> **PROMPT**
Among the entries below, find the lines with "load" and copy them.
►
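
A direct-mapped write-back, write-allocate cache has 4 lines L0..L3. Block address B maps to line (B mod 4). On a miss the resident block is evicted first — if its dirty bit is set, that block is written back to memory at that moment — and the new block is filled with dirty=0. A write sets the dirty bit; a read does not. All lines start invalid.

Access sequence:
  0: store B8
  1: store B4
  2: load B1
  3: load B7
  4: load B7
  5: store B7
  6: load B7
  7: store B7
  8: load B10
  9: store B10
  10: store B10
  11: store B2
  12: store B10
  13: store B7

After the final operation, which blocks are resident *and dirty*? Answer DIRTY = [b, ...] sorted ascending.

0: W B8 → L0 miss [D]
1: W B4 → L0 miss wb→B8 [D]
2: R B1 → L1 miss [-]
3: R B7 → L3 miss [-]
4: R B7 → L3 hit [-]
5: W B7 → L3 hit [D]
6: R B7 → L3 hit [D]
7: W B7 → L3 hit [D]
8: R B10 → L2 miss [-]
9: W B10 → L2 hit [D]
10: W B10 → L2 hit [D]
11: W B2 → L2 miss wb→B10 [D]
12: W B10 → L2 miss wb→B2 [D]
13: W B7 → L3 hit [D]

DIRTY = [4, 7, 10]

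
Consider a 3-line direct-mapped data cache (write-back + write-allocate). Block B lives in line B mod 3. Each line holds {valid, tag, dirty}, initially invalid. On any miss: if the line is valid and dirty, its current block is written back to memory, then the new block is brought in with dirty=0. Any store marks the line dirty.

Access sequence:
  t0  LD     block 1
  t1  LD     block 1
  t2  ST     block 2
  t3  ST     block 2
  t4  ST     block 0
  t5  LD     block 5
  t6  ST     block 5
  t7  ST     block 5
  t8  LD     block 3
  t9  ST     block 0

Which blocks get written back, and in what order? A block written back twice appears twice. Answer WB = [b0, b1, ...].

0: R B1 -> L1 miss  d=-]
1: R B1 -> L1 hit  d=-]
2: W B2 -> L2 miss  d=D]
3: W B2 -> L2 hit  d=D]
4: W B0 -> L0 miss  d=D]
5: R B5 -> L2 miss wb->B2  d=-]
6: W B5 -> L2 hit  d=D]
7: W B5 -> L2 hit  d=D]
8: R B3 -> L0 miss wb->B0  d=-]
9: W B0 -> L0 miss  d=D]

WB = [2, 0]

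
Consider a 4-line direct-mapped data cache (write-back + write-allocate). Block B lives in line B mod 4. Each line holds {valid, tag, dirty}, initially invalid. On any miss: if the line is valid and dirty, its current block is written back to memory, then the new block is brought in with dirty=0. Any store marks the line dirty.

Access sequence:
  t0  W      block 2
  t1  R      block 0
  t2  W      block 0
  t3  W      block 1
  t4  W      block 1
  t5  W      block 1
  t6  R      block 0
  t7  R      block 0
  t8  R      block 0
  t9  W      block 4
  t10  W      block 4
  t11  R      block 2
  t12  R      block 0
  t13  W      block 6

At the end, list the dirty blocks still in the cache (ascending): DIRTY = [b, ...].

  0 | W B2 → L2 miss [D]
  1 | R B0 → L0 miss [-]
  2 | W B0 → L0 hit [D]
  3 | W B1 → L1 miss [D]
  4 | W B1 → L1 hit [D]
  5 | W B1 → L1 hit [D]
  6 | R B0 → L0 hit [D]
  7 | R B0 → L0 hit [D]
  8 | R B0 → L0 hit [D]
  9 | W B4 → L0 miss wb→B0 [D]
  10 | W B4 → L0 hit [D]
  11 | R B2 → L2 hit [D]
  12 | R B0 → L0 miss wb→B4 [-]
  13 | W B6 → L2 miss wb→B2 [D]

DIRTY = [1, 6]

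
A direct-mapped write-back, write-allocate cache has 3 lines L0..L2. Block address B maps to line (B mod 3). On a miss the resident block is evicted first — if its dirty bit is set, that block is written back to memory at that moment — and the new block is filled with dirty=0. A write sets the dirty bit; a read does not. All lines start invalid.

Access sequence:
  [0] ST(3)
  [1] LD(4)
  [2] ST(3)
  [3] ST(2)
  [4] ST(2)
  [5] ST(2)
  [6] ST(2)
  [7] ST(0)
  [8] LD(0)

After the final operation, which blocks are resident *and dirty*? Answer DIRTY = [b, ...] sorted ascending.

DIRTY = [0, 2]

  0 | W B3 → L0 miss [D]
  1 | R B4 → L1 miss [-]
  2 | W B3 → L0 hit [D]
  3 | W B2 → L2 miss [D]
  4 | W B2 → L2 hit [D]
  5 | W B2 → L2 hit [D]
  6 | W B2 → L2 hit [D]
  7 | W B0 → L0 miss wb→B3 [D]
  8 | R B0 → L0 hit [D]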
◄
> **WRITTEN ANSWER**
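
  2: load B1
  3: load B7
  4: load B7
  6: load B7
  8: load B10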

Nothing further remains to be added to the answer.